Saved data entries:
□ □ □ □ □

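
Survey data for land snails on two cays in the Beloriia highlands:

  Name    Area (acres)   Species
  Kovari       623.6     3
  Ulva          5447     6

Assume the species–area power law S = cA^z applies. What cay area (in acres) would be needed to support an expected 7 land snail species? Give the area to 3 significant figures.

8820 acres

z = ln(6/3) / ln(5447/623.6) = 0.6931 / 2.1673 = 0.3198
c = 3 / 623.6^0.3198 = 3 / 7.832 = 0.3831
A = (7/0.3831)^(1/0.3198) ⇒ ln A = ln(18.27)/0.3198 = 9.0848
A = e^9.0848 ≈ 8820 acres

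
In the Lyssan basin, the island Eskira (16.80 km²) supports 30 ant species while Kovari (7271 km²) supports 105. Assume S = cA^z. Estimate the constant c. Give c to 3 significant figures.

16.8

z = ln(S₂/S₁) / ln(A₂/A₁) = ln(105/30) / ln(7271/16.8) = 1.2528 / 6.0703 = 0.2064
c = S₁ / A₁^z = 30 / 16.8^0.2064 = 30 / 1.79 = 16.76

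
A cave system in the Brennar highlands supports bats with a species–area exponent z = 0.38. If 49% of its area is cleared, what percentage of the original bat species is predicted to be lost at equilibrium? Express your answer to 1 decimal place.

S_new/S_old = (A_new/A_old)^z = 0.51^0.38
= exp(0.38 × ln 0.51) = exp(0.38 × -0.6733) = exp(-0.2559) ≈ 0.7742
Fraction lost = 1 − 0.7742 = 0.2258

22.6%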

□ □ □ □ □

Required work: Retype all of the records above, word for word.

Result for this exercise:
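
Survey data for land snails on two cays in the Beloriia highlands:

  Name    Area (acres)   Species
  Kovari       623.6     3
  Ulva          5447     6

Assume the species–area power law S = cA^z applies. What cay area (in acres) would be needed to support an expected 7 land snail species? Give the area to 3 significant figures.

8820 acres

z = ln(6/3) / ln(5447/623.6) = 0.6931 / 2.1673 = 0.3198
c = 3 / 623.6^0.3198 = 3 / 7.832 = 0.3831
A = (7/0.3831)^(1/0.3198) ⇒ ln A = ln(18.27)/0.3198 = 9.0848
A = e^9.0848 ≈ 8820 acres

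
In the Lyssan basin, the island Eskira (16.80 km²) supports 30 ant species while Kovari (7271 km²) supports 105. Assume S = cA^z. Estimate the constant c. Give c to 3 significant figures.

16.8

z = ln(S₂/S₁) / ln(A₂/A₁) = ln(105/30) / ln(7271/16.8) = 1.2528 / 6.0703 = 0.2064
c = S₁ / A₁^z = 30 / 16.8^0.2064 = 30 / 1.79 = 16.76

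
A cave system in the Brennar highlands supports bats with a species–area exponent z = 0.38. If 49% of its area is cleared, what percentage of the original bat species is predicted to be lost at equilibrium? Express your answer to 1 decimal place.

S_new/S_old = (A_new/A_old)^z = 0.51^0.38
= exp(0.38 × ln 0.51) = exp(0.38 × -0.6733) = exp(-0.2559) ≈ 0.7742
Fraction lost = 1 − 0.7742 = 0.2258

22.6%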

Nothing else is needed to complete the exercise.